• [Exercise details]: Reproduce the records that follow exactly as they appear.

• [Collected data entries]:
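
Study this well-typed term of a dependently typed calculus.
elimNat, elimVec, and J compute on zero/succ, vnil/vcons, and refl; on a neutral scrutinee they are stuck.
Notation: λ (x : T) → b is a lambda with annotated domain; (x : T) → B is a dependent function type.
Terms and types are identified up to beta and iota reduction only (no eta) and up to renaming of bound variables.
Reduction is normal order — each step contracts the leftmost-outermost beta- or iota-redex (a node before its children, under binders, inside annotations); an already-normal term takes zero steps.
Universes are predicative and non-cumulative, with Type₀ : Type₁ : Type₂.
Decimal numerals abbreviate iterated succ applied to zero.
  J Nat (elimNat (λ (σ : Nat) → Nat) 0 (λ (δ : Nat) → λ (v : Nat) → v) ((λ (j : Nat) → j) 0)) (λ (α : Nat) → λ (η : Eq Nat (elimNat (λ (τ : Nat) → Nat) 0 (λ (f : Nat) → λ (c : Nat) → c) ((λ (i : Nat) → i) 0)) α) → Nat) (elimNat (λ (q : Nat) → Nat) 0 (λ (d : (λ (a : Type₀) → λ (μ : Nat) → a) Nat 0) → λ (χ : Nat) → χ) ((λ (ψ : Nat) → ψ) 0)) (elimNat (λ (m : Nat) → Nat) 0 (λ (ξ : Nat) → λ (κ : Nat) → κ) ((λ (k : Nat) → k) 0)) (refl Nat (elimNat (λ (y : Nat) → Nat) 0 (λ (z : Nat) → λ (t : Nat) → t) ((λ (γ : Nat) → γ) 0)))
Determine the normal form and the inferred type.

resulting normal form:
  0
inferred type:
  Nat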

• [Expected answer]:
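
Study this well-typed term of a dependently typed calculus.
elimNat, elimVec, and J compute on zero/succ, vnil/vcons, and refl; on a neutral scrutinee they are stuck.
Notation: λ (x : T) → b is a lambda with annotated domain; (x : T) → B is a dependent function type.
Terms and types are identified up to beta and iota reduction only (no eta) and up to renaming of bound variables.
Reduction is normal order — each step contracts the leftmost-outermost beta- or iota-redex (a node before its children, under binders, inside annotations); an already-normal term takes zero steps.
Universes are predicative and non-cumulative, with Type₀ : Type₁ : Type₂.
Decimal numerals abbreviate iterated succ applied to zero.
  J Nat (elimNat (λ (σ : Nat) → Nat) 0 (λ (δ : Nat) → λ (v : Nat) → v) ((λ (j : Nat) → j) 0)) (λ (α : Nat) → λ (η : Eq Nat (elimNat (λ (τ : Nat) → Nat) 0 (λ (f : Nat) → λ (c : Nat) → c) ((λ (i : Nat) → i) 0)) α) → Nat) (elimNat (λ (q : Nat) → Nat) 0 (λ (d : (λ (a : Type₀) → λ (μ : Nat) → a) Nat 0) → λ (χ : Nat) → χ) ((λ (ψ : Nat) → ψ) 0)) (elimNat (λ (m : Nat) → Nat) 0 (λ (ξ : Nat) → λ (κ : Nat) → κ) ((λ (k : Nat) → k) 0)) (refl Nat (elimNat (λ (y : Nat) → Nat) 0 (λ (z : Nat) → λ (t : Nat) → t) ((λ (γ : Nat) → γ) 0)))
Determine the normal form and the inferred type.

resulting normal form:
  0
inferred type:
  Nat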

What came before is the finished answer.